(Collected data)
BEGIN

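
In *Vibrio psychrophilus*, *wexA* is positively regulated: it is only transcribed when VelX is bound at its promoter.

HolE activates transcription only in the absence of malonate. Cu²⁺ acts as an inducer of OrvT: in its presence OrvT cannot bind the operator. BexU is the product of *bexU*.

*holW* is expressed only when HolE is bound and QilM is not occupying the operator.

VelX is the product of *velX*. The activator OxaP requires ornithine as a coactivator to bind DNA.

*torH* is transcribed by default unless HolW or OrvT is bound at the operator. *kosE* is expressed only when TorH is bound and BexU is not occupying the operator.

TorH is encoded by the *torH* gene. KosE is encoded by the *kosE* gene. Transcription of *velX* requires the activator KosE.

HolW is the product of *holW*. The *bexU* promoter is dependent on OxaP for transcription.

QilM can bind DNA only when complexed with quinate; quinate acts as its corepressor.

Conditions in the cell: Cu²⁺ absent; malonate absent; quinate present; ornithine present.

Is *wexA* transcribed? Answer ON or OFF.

OFF

Malonate is absent, so HolE is active.
Quinate is present, so QilM is active.
With repressor QilM bound, *holW* is not transcribed.
So HolW is not produced.
Cu²⁺ is absent, so OrvT is active.
With repressor OrvT bound, *torH* is not transcribed.
So TorH is not produced.
Ornithine is present, so OxaP is active.
No repressor is bound and OxaP is active, so *bexU* is transcribed.
So BexU is produced and active.
With repressor BexU bound, *kosE* is not transcribed.
So KosE is not produced.
Required activator KosE is absent, so *velX* is not transcribed.
So VelX is not produced.
Required activator VelX is absent, so *wexA* is not transcribed.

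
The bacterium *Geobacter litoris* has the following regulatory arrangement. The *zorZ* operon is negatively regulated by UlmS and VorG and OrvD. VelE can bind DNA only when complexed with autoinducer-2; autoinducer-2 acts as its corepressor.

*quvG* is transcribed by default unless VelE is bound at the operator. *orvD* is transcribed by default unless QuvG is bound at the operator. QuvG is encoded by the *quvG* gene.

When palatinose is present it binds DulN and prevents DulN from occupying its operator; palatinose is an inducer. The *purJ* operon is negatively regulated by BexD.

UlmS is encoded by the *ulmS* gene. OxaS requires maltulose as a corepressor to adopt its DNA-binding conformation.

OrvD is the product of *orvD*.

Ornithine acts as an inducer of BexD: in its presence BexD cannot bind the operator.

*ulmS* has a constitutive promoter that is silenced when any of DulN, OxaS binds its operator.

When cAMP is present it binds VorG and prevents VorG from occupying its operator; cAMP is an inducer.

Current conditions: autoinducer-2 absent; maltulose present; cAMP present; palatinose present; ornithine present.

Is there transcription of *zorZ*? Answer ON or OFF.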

END

Task description >>
For the word "DulN", go through the records and show each line that carries it.

Answer below >>
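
When palatinose is present it binds DulN and prevents DulN from occupying its operator; palatinose is an inducer. The *purJ* operon is negatively regulated by BexD.
*ulmS* has a constitutive promoter that is silenced when any of DulN, OxaS binds its operator.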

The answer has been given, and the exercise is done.